(WHAT TO PRODUCE): Word for word, restate the entries below from their first line through the line that contains "clean, B dirty".

Top of MATERIAL PROVIDED

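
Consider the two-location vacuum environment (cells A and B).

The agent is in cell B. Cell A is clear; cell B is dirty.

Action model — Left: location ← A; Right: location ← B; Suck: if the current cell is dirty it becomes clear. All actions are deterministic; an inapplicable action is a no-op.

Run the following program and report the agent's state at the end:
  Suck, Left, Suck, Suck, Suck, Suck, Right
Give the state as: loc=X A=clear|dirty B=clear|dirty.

1. Suck → loc=B A=clear B=clear
2. Left → loc=A A=clear B=clear
3. Suck → loc=A A=clear B=clear
4. Suck → loc=A A=clear B=clear
5. Suck → loc=A A=clear B=clear
6. Suck → loc=A A=clear B=clear
7. Right → loc=B A=clear B=clear

loc=B A=clear B=clear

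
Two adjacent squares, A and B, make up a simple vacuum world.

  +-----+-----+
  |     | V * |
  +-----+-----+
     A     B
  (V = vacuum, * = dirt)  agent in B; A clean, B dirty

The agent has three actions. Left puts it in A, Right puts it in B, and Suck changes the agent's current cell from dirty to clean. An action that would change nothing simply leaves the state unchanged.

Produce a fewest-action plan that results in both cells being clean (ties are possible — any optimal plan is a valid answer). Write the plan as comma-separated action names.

Suck

step 1/1 (Suck): <B|clean|clean>
min 1: B is dirty, one Suck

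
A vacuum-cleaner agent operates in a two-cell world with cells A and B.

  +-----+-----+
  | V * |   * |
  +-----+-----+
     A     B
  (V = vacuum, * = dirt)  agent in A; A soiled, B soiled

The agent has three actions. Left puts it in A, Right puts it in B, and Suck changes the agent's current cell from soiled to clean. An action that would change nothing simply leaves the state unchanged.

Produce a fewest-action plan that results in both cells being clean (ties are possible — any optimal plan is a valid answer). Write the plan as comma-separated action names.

1) do Suck; now in A — A clean, B soiled
2) do Right; now in B — A clean, B soiled
3) do Suck; now in B — A clean, B clean
min 3: Suck A + move + Suck B

Suck, Right, Suck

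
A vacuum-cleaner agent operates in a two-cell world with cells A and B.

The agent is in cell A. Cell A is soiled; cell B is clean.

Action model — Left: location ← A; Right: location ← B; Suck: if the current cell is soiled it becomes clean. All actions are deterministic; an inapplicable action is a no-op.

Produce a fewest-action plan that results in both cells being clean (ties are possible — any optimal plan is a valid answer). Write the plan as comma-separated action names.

[1] after Suck: <A|clean|clean>
min 1: A is soiled, one Suck

Suck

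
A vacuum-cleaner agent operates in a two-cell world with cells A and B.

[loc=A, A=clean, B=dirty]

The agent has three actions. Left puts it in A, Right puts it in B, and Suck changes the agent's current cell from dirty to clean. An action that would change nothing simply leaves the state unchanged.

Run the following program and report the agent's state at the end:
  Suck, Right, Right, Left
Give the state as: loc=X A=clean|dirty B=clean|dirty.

[1] after Suck: loc=A A=clean B=dirty
[2] after Right: loc=B A=clean B=dirty
[3] after Right: loc=B A=clean B=dirty
[4] after Left: loc=A A=clean B=dirty

loc=A A=clean B=dirty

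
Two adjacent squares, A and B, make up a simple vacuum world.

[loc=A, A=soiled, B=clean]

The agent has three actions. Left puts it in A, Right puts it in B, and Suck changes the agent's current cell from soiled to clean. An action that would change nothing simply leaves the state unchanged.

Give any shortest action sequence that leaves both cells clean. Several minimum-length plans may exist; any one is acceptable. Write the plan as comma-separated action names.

Suck

1. Suck → in A — A clean, B clean
min 1: A is soiled, one Suck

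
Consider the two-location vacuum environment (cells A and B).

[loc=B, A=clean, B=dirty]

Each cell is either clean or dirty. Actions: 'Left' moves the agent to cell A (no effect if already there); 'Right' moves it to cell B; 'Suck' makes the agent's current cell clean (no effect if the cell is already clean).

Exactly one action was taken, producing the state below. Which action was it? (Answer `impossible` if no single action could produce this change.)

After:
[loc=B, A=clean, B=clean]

Suck

try  Left: <A|clean|dirty>
try Right: <B|clean|dirty>
try  Suck: <B|clean|clean>  ← match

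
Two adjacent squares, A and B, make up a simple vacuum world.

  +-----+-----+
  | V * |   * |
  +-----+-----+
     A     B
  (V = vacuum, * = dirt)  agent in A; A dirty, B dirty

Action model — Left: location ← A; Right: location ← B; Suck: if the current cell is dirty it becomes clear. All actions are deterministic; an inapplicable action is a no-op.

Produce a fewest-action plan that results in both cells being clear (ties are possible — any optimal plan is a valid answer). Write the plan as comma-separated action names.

Suck, Right, Suck

Suck (#1): <A|clear|dirty>
Right (#2): <B|clear|dirty>
Suck (#3): <B|clear|clear>
min 3: Suck A + move + Suck B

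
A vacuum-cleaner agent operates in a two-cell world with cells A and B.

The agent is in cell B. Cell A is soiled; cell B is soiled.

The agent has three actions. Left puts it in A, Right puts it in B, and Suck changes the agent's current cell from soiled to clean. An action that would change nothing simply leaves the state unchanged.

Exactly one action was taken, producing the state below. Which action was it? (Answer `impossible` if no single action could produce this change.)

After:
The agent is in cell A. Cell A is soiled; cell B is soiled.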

Bottom of MATERIAL PROVIDED

(EXERCISE ANSWER):
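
Consider the two-location vacuum environment (cells A and B).

The agent is in cell B. Cell A is clear; cell B is dirty.

Action model — Left: location ← A; Right: location ← B; Suck: if the current cell is dirty it becomes clear. All actions are deterministic; an inapplicable action is a no-op.

Run the following program and report the agent's state at the end:
  Suck, Left, Suck, Suck, Suck, Suck, Right
Give the state as: loc=X A=clear|dirty B=clear|dirty.

1. Suck → loc=B A=clear B=clear
2. Left → loc=A A=clear B=clear
3. Suck → loc=A A=clear B=clear
4. Suck → loc=A A=clear B=clear
5. Suck → loc=A A=clear B=clear
6. Suck → loc=A A=clear B=clear
7. Right → loc=B A=clear B=clear

loc=B A=clear B=clear

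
Two adjacent squares, A and B, make up a simple vacuum world.

  +-----+-----+
  |     | V * |
  +-----+-----+
     A     B
  (V = vacuum, * = dirt)  agent in B; A clean, B dirty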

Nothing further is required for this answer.